Go through the lines below and transcribe each one exactly.

§ Material provided:
※ ※ ※
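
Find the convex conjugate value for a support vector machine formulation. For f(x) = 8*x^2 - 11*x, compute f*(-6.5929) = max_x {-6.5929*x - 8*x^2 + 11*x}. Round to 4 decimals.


f*(y) = sup_x {y*x - a*x^2 - b*x} = sup_x {(y-b)*x - a*x^2}
FOC: (y - b) - 2a*x = 0 => x* = (y - b)/(2a)
x* = (-6.5929 + 11)/(2*8) = 0.2754
f*(-6.5929) = (y-b)^2/(4a) = (-6.5929 + 11)^2/(4*8)
= 19.4225/32 = 0.607


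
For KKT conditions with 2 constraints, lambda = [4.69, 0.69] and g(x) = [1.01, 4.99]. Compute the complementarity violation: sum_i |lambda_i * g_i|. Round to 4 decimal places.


KKT complementary slackness check:
lambda_1 * g_1 = 4.69 * 1.01 = 4.7369
lambda_2 * g_2 = 0.69 * 4.99 = 3.4431
Total violation = 4.7369 + 3.4431 = 8.18


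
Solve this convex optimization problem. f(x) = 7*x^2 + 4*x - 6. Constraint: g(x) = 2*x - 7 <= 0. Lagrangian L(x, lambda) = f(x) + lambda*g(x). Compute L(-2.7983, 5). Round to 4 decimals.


Step 1: Evaluate f(x).
f(-2.7983) = 7*(-2.7983)^2 + 4*(-2.7983) - 6 = 37.6202
Step 2: Evaluate g(x).
g(-2.7983) = 2*-2.7983 - 7 = -12.5966
Step 3: Compute Lagrangian.
L = 37.6202 + 5*-12.5966 = -25.3628


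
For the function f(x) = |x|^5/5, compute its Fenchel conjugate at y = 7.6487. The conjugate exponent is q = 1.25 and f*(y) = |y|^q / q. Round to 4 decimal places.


The conjugate exponent q satisfies 1/p + 1/q = 1.
p = 5, so q = 5/(5 - 1) = 1.25
|y|^q = 7.6487^1.25 = 12.7199
f*(7.6487) = 12.7199 / 1.25 = 10.1759


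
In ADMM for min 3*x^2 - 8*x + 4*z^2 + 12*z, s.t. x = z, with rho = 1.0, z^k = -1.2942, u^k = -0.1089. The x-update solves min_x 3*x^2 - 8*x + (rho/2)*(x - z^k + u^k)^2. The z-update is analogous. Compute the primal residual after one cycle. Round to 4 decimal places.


ADMM iteration with rho = 1.0, z^k = -1.2942, u^k = -0.1089
Step 1: x-update.
Minimize 3*x^2 - 8*x + (1.0/2)*(x + 1.2942 - 0.1089)^2
FOC: (2*3 + 1.0)*x = 8 + 1.0*(-1.2942 + 0.1089)
x^{k+1} = 0.9735
Step 2: z-update.
Minimize 4*z^2 + 12*z + (1.0/2)*(0.9735 - z - 0.1089)^2
FOC: (2*4 + 1.0)*z = -12 + 1.0*(0.9735 - 0.1089)
z^{k+1} = -1.2373
Step 3: u-update.
u^{k+1} = -0.1089 + 0.9735 + 1.2373 = 2.1019
Step 4: Primal residual = |0.9735 + 1.2373| = 2.2108


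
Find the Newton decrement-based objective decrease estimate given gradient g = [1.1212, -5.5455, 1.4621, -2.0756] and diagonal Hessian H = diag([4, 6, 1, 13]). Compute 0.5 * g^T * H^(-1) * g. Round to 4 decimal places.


Step 1: H is diagonal, so H^(-1) * g = [0.2803, -0.9243, 1.4621, -0.1597].
Step 2: g^T H^(-1) g = sum_i g_i^2 / H_ii
  = (1.1212)^2/4 + (-5.5455)^2/6 + (1.4621)^2/1 + (-2.0756)^2/13
  = 0.3143 + 5.1254 + 2.1377 + 0.3314 = 7.9088
Step 3: Objective decrease = 0.5 * g^T H^(-1) g = 3.9544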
※ ※ ※
§ Written answer:
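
Find the convex conjugate value for a support vector machine formulation. For f(x) = 8*x^2 - 11*x, compute f*(-6.5929) = max_x {-6.5929*x - 8*x^2 + 11*x}. Round to 4 decimals.


f*(y) = sup_x {y*x - a*x^2 - b*x} = sup_x {(y-b)*x - a*x^2}
FOC: (y - b) - 2a*x = 0 => x* = (y - b)/(2a)
x* = (-6.5929 + 11)/(2*8) = 0.2754
f*(-6.5929) = (y-b)^2/(4a) = (-6.5929 + 11)^2/(4*8)
= 19.4225/32 = 0.607


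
For KKT conditions with 2 constraints, lambda = [4.69, 0.69] and g(x) = [1.01, 4.99]. Compute the complementarity violation: sum_i |lambda_i * g_i|. Round to 4 decimal places.


KKT complementary slackness check:
lambda_1 * g_1 = 4.69 * 1.01 = 4.7369
lambda_2 * g_2 = 0.69 * 4.99 = 3.4431
Total violation = 4.7369 + 3.4431 = 8.18


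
Solve this convex optimization problem. f(x) = 7*x^2 + 4*x - 6. Constraint: g(x) = 2*x - 7 <= 0. Lagrangian L(x, lambda) = f(x) + lambda*g(x). Compute L(-2.7983, 5). Round to 4 decimals.


Step 1: Evaluate f(x).
f(-2.7983) = 7*(-2.7983)^2 + 4*(-2.7983) - 6 = 37.6202
Step 2: Evaluate g(x).
g(-2.7983) = 2*-2.7983 - 7 = -12.5966
Step 3: Compute Lagrangian.
L = 37.6202 + 5*-12.5966 = -25.3628


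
For the function f(x) = |x|^5/5, compute its Fenchel conjugate at y = 7.6487. The conjugate exponent is q = 1.25 and f*(y) = |y|^q / q. Round to 4 decimal places.


The conjugate exponent q satisfies 1/p + 1/q = 1.
p = 5, so q = 5/(5 - 1) = 1.25
|y|^q = 7.6487^1.25 = 12.7199
f*(7.6487) = 12.7199 / 1.25 = 10.1759


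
In ADMM for min 3*x^2 - 8*x + 4*z^2 + 12*z, s.t. x = z, with rho = 1.0, z^k = -1.2942, u^k = -0.1089. The x-update solves min_x 3*x^2 - 8*x + (rho/2)*(x - z^k + u^k)^2. The z-update is analogous. Compute the primal residual after one cycle. Round to 4 decimal places.


ADMM iteration with rho = 1.0, z^k = -1.2942, u^k = -0.1089
Step 1: x-update.
Minimize 3*x^2 - 8*x + (1.0/2)*(x + 1.2942 - 0.1089)^2
FOC: (2*3 + 1.0)*x = 8 + 1.0*(-1.2942 + 0.1089)
x^{k+1} = 0.9735
Step 2: z-update.
Minimize 4*z^2 + 12*z + (1.0/2)*(0.9735 - z - 0.1089)^2
FOC: (2*4 + 1.0)*z = -12 + 1.0*(0.9735 - 0.1089)
z^{k+1} = -1.2373
Step 3: u-update.
u^{k+1} = -0.1089 + 0.9735 + 1.2373 = 2.1019
Step 4: Primal residual = |0.9735 + 1.2373| = 2.2108


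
Find the Newton decrement-based objective decrease estimate given gradient g = [1.1212, -5.5455, 1.4621, -2.0756] and diagonal Hessian H = diag([4, 6, 1, 13]). Compute 0.5 * g^T * H^(-1) * g. Round to 4 decimal places.


Step 1: H is diagonal, so H^(-1) * g = [0.2803, -0.9243, 1.4621, -0.1597].
Step 2: g^T H^(-1) g = sum_i g_i^2 / H_ii
  = (1.1212)^2/4 + (-5.5455)^2/6 + (1.4621)^2/1 + (-2.0756)^2/13
  = 0.3143 + 5.1254 + 2.1377 + 0.3314 = 7.9088
Step 3: Objective decrease = 0.5 * g^T H^(-1) g = 3.9544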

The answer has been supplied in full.